Stored data
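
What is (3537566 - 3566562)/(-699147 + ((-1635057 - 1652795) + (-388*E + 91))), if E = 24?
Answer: 7249/999055 ≈ 0.0072559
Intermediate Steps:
(3537566 - 3566562)/(-699147 + ((-1635057 - 1652795) + (-388*E + 91))) = (3537566 - 3566562)/(-699147 + ((-1635057 - 1652795) + (-388*24 + 91))) = -28996/(-699147 + (-3287852 + (-9312 + 91))) = -28996/(-699147 + (-3287852 - 9221)) = -28996/(-699147 - 3297073) = -28996/(-3996220) = -28996*(-1/3996220) = 7249/999055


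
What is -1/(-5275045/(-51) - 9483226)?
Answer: 51/478369481 ≈ 1.0661e-7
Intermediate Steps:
-1/(-5275045/(-51) - 9483226) = -1/(-5275045*(-1)/51 - 9483226) = -1/(-22447*(-235/51) - 9483226) = -1/(5275045/51 - 9483226) = -1/(-478369481/51) = -1*(-51/478369481) = 51/478369481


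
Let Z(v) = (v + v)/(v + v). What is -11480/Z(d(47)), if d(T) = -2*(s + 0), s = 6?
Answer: -11480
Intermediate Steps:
d(T) = -12 (d(T) = -2*(6 + 0) = -2*6 = -12)
Z(v) = 1 (Z(v) = (2*v)/((2*v)) = (2*v)*(1/(2*v)) = 1)
-11480/Z(d(47)) = -11480/1 = -11480*1 = -11480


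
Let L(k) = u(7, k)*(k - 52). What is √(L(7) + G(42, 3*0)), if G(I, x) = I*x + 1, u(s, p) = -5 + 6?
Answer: 2*I*√11 ≈ 6.6332*I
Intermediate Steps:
u(s, p) = 1
G(I, x) = 1 + I*x
L(k) = -52 + k (L(k) = 1*(k - 52) = 1*(-52 + k) = -52 + k)
√(L(7) + G(42, 3*0)) = √((-52 + 7) + (1 + 42*(3*0))) = √(-45 + (1 + 42*0)) = √(-45 + (1 + 0)) = √(-45 + 1) = √(-44) = 2*I*√11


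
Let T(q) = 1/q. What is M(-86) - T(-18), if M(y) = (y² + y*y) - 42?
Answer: 265501/18 ≈ 14750.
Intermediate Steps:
M(y) = -42 + 2*y² (M(y) = (y² + y²) - 42 = 2*y² - 42 = -42 + 2*y²)
M(-86) - T(-18) = (-42 + 2*(-86)²) - 1/(-18) = (-42 + 2*7396) - 1*(-1/18) = (-42 + 14792) + 1/18 = 14750 + 1/18 = 265501/18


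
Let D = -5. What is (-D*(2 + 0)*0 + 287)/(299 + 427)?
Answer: 287/726 ≈ 0.39532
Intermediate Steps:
(-D*(2 + 0)*0 + 287)/(299 + 427) = (-(-5*(2 + 0))*0 + 287)/(299 + 427) = (-(-5*2)*0 + 287)/726 = (-(-10)*0 + 287)*(1/726) = (-1*0 + 287)*(1/726) = (0 + 287)*(1/726) = 287*(1/726) = 287/726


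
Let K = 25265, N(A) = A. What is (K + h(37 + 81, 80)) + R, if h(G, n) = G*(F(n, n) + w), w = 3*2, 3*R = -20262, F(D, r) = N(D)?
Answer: 28659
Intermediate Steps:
F(D, r) = D
R = -6754 (R = (⅓)*(-20262) = -6754)
w = 6
h(G, n) = G*(6 + n) (h(G, n) = G*(n + 6) = G*(6 + n))
(K + h(37 + 81, 80)) + R = (25265 + (37 + 81)*(6 + 80)) - 6754 = (25265 + 118*86) - 6754 = (25265 + 10148) - 6754 = 35413 - 6754 = 28659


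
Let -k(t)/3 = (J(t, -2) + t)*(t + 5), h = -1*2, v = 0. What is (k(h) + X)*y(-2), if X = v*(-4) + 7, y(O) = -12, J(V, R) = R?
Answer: -516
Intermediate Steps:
h = -2
k(t) = -3*(-2 + t)*(5 + t) (k(t) = -3*(-2 + t)*(t + 5) = -3*(-2 + t)*(5 + t))
X = 7 (X = 0*(-4) + 7 = 0 + 7 = 7)
(k(h) + X)*y(-2) = ((30 - 9*(-2) - 3*(-2)²) + 7)*(-12) = ((30 + 18 - 3*4) + 7)*(-12) = ((30 + 18 - 12) + 7)*(-12) = (36 + 7)*(-12) = 43*(-12) = -516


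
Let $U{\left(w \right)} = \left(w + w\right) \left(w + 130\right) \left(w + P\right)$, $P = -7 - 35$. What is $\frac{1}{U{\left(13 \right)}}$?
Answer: $- \frac{1}{107822} \approx -9.2745 \cdot 10^{-6}$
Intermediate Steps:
$P = -42$ ($P = -7 - 35 = -42$)
$U{\left(w \right)} = 2 w \left(-42 + w\right) \left(130 + w\right)$ ($U{\left(w \right)} = \left(w + w\right) \left(w + 130\right) \left(w - 42\right) = 2 w \left(130 + w\right) \left(-42 + w\right) = 2 w \left(-42 + w\right) \left(130 + w\right)$)
$\frac{1}{U{\left(13 \right)}} = \frac{1}{2 \cdot 13 \left(-5460 + 13^{2} + 88 \cdot 13\right)} = \frac{1}{2 \cdot 13 \left(-5460 + 169 + 1144\right)} = \frac{1}{2 \cdot 13 \left(-4147\right)} = \frac{1}{-107822} = - \frac{1}{107822}$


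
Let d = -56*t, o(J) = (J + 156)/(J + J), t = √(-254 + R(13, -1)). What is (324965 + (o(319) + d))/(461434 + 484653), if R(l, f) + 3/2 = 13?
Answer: 207328145/603603506 - 28*I*√970/946087 ≈ 0.34348 - 0.00092175*I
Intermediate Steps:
R(l, f) = 23/2 (R(l, f) = -3/2 + 13 = 23/2)
t = I*√970/2 (t = √(-254 + 23/2) = √(-485/2) = I*√970/2 ≈ 15.572*I)
o(J) = (156 + J)/(2*J) (o(J) = (156 + J)/((2*J)) = (156 + J)*(1/(2*J)) = (156 + J)/(2*J))
d = -28*I*√970 ≈ -872.05*I
(324965 + (o(319) + d))/(461434 + 484653) = (324965 + ((½)*(156 + 319)/319 - 28*I*√970))/(461434 + 484653) = (324965 + ((½)*(1/319)*475 - 28*I*√970))/946087 = (324965 + (475/638 - 28*I*√970))*(1/946087) = (207328145/638 - 28*I*√970)*(1/946087) = 207328145/603603506 - 28*I*√970/946087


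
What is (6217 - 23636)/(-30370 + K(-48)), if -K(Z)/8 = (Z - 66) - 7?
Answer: 17419/29402 ≈ 0.59244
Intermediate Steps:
K(Z) = 584 - 8*Z (K(Z) = -8*((Z - 66) - 7) = -8*((-66 + Z) - 7) = -8*(-73 + Z) = 584 - 8*Z)
(6217 - 23636)/(-30370 + K(-48)) = (6217 - 23636)/(-30370 + (584 - 8*(-48))) = -17419/(-30370 + (584 + 384)) = -17419/(-30370 + 968) = -17419/(-29402) = -17419*(-1/29402) = 17419/29402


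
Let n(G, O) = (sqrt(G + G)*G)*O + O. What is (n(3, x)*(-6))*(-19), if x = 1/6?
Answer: 19 + 57*sqrt(6) ≈ 158.62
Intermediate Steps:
x = 1/6 ≈ 0.16667
n(G, O) = O + O*sqrt(2)*G**(3/2) (n(G, O) = (sqrt(2*G)*G)*O + O = ((sqrt(2)*sqrt(G))*G)*O + O = (sqrt(2)*G**(3/2))*O + O = O*sqrt(2)*G**(3/2) + O = O + O*sqrt(2)*G**(3/2))
(n(3, x)*(-6))*(-19) = (((1 + sqrt(2)*3**(3/2))/6)*(-6))*(-19) = (((1 + sqrt(2)*(3*sqrt(3)))/6)*(-6))*(-19) = (((1 + 3*sqrt(6))/6)*(-6))*(-19) = ((1/6 + sqrt(6)/2)*(-6))*(-19) = (-1 - 3*sqrt(6))*(-19) = 19 + 57*sqrt(6)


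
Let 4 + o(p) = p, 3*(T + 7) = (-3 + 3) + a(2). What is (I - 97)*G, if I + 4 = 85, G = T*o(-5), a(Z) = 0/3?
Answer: -1008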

◆ **TO DO**
Your task is to restate, word for word, the line with "Answer: 19 + 57*sqrt(6) ≈ 158.62" and all lines after it, ending with the last line of the data.

◆ **REPLY**
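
Answer: 19 + 57*sqrt(6) ≈ 158.62
Intermediate Steps:
x = 1/6 ≈ 0.16667
n(G, O) = O + O*sqrt(2)*G**(3/2) (n(G, O) = (sqrt(2*G)*G)*O + O = ((sqrt(2)*sqrt(G))*G)*O + O = (sqrt(2)*G**(3/2))*O + O = O*sqrt(2)*G**(3/2) + O = O + O*sqrt(2)*G**(3/2))
(n(3, x)*(-6))*(-19) = (((1 + sqrt(2)*3**(3/2))/6)*(-6))*(-19) = (((1 + sqrt(2)*(3*sqrt(3)))/6)*(-6))*(-19) = (((1 + 3*sqrt(6))/6)*(-6))*(-19) = ((1/6 + sqrt(6)/2)*(-6))*(-19) = (-1 - 3*sqrt(6))*(-19) = 19 + 57*sqrt(6)


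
Let 4 + o(p) = p, 3*(T + 7) = (-3 + 3) + a(2). What is (I - 97)*G, if I + 4 = 85, G = T*o(-5), a(Z) = 0/3?
Answer: -1008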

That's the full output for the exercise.